** What to produce **
Among the entries below, how many lines contain the string "valued"? Reply with that number alone.

===== Data extracts =====

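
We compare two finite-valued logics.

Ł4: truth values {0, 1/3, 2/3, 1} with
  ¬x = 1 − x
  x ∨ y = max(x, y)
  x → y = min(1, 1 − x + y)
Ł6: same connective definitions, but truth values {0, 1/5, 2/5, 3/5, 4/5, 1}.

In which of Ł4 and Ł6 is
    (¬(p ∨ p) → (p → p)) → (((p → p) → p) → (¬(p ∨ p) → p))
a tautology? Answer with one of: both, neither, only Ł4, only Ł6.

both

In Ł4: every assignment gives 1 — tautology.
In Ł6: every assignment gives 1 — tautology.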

=====
===== Data extracts =====

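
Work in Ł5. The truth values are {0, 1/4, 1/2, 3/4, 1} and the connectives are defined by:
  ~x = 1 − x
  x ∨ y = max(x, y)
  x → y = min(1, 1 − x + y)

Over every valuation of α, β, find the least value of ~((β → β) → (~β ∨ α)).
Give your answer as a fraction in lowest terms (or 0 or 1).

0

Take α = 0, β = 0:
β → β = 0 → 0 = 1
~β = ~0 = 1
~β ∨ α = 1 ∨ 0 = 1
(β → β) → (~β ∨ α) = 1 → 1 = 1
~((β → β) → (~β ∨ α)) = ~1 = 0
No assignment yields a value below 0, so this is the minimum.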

=====
===== Data extracts =====

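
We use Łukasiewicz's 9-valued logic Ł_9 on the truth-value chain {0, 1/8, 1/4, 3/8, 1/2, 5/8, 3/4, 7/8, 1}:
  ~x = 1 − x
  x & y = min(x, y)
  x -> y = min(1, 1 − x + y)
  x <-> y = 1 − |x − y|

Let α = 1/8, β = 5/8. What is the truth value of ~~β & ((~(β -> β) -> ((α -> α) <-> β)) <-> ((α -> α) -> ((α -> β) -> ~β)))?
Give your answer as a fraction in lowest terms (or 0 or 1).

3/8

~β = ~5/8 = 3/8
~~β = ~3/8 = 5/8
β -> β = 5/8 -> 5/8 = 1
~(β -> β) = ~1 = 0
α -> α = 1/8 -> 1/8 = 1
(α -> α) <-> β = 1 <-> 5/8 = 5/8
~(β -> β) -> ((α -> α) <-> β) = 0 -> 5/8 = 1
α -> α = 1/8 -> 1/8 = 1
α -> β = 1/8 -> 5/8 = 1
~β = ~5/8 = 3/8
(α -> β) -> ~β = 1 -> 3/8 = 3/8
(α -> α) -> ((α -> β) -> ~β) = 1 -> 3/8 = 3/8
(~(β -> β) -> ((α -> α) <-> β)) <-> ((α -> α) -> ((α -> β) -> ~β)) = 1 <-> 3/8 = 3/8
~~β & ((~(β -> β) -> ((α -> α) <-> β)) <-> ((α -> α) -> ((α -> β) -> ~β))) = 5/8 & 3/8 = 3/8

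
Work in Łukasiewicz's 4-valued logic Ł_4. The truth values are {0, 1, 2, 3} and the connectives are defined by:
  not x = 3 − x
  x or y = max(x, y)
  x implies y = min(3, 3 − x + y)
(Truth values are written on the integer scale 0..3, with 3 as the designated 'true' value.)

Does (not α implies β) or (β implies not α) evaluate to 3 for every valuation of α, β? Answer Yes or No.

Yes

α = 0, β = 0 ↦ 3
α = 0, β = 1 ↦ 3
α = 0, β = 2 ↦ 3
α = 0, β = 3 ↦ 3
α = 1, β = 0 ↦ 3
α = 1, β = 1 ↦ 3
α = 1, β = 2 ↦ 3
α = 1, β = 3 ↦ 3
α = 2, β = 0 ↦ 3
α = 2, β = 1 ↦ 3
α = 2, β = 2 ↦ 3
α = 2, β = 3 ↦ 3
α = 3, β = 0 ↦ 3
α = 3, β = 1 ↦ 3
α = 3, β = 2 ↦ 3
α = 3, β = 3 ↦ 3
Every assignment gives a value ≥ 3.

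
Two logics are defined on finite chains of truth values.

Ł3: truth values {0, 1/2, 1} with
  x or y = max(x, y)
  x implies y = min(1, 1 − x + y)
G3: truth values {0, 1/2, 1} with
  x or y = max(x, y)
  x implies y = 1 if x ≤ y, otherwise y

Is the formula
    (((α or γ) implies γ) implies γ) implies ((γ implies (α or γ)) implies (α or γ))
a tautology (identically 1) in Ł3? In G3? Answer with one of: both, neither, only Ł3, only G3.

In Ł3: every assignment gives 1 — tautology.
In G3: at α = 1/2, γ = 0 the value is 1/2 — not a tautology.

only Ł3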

=====

** Exercise response **
3